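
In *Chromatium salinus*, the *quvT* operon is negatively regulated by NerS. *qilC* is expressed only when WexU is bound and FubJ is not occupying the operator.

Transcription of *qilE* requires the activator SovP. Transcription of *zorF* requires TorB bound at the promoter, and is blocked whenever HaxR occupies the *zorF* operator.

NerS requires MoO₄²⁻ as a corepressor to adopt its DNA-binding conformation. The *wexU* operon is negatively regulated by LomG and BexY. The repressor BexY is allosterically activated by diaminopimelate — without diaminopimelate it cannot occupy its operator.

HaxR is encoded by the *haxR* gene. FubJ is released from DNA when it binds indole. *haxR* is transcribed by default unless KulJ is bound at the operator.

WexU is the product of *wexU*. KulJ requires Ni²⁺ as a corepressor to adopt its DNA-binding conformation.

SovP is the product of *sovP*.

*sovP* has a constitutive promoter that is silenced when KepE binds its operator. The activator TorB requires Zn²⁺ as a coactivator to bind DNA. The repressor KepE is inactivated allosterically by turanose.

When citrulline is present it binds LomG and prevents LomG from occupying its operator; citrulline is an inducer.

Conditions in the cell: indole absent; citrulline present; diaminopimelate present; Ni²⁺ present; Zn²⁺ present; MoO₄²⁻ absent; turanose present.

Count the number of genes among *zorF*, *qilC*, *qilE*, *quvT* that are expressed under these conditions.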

* _Work required_: Write out the lines from the one containing "HaxR is encoded" through the last line of the records above. Include both of those lines and nothing else.

* _Finished task_:
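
HaxR is encoded by the *haxR* gene. FubJ is released from DNA when it binds indole. *haxR* is transcribed by default unless KulJ is bound at the operator.

WexU is the product of *wexU*. KulJ requires Ni²⁺ as a corepressor to adopt its DNA-binding conformation.

SovP is the product of *sovP*.

*sovP* has a constitutive promoter that is silenced when KepE binds its operator. The activator TorB requires Zn²⁺ as a coactivator to bind DNA. The repressor KepE is inactivated allosterically by turanose.

When citrulline is present it binds LomG and prevents LomG from occupying its operator; citrulline is an inducer.

Conditions in the cell: indole absent; citrulline present; diaminopimelate present; Ni²⁺ present; Zn²⁺ present; MoO₄²⁻ absent; turanose present.

Count the number of genes among *zorF*, *qilC*, *qilE*, *quvT* that are expressed under these conditions.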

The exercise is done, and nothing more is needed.